[WORK TASK] Below are some records. Print exactly the lines between the one holding "Using the Frobenius" and the one holding "x^2 y'' - (2x/3) y' + (x^2 - 4x + 2/3) y = 0", inclusive, and nothing else.

[DATA EXTRACT]
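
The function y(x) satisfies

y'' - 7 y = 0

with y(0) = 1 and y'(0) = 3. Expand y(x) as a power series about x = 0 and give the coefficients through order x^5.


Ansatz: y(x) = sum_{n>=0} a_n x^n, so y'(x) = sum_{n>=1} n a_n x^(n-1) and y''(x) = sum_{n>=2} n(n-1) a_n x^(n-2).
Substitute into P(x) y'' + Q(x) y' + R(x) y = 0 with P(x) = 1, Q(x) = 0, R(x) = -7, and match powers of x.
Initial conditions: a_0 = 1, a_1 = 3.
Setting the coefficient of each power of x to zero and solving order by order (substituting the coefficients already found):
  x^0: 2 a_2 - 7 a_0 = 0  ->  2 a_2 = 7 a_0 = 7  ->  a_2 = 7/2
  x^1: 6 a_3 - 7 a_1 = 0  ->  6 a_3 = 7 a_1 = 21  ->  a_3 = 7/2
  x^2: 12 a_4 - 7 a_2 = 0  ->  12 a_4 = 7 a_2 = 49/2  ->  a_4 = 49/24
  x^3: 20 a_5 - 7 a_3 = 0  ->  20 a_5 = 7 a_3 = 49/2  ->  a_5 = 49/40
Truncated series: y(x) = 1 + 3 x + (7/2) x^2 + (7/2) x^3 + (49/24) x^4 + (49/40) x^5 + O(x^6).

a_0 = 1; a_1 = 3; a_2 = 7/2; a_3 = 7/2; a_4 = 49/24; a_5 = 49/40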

==

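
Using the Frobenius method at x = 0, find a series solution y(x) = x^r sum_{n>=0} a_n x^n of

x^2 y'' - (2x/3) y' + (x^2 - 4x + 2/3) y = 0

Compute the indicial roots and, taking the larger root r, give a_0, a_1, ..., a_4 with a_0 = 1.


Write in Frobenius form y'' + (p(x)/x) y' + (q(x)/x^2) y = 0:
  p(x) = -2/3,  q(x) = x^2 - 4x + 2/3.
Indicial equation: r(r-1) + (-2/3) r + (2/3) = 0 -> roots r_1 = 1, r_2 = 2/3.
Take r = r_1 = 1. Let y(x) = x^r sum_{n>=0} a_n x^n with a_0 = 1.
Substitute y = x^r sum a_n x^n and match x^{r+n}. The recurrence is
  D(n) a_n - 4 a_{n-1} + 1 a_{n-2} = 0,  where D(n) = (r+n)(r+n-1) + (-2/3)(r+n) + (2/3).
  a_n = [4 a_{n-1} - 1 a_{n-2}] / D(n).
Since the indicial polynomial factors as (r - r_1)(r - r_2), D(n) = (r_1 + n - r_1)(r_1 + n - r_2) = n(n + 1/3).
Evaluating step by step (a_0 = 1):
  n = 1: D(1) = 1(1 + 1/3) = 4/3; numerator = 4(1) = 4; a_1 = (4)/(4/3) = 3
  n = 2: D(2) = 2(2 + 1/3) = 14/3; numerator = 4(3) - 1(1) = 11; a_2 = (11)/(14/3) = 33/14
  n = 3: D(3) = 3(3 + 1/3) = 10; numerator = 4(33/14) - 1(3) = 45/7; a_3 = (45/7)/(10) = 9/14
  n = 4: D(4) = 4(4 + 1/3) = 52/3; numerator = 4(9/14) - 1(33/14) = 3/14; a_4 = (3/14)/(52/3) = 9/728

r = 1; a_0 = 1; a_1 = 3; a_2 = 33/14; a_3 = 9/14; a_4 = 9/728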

[EXPECTED OUTPUT]
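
Using the Frobenius method at x = 0, find a series solution y(x) = x^r sum_{n>=0} a_n x^n of

x^2 y'' - (2x/3) y' + (x^2 - 4x + 2/3) y = 0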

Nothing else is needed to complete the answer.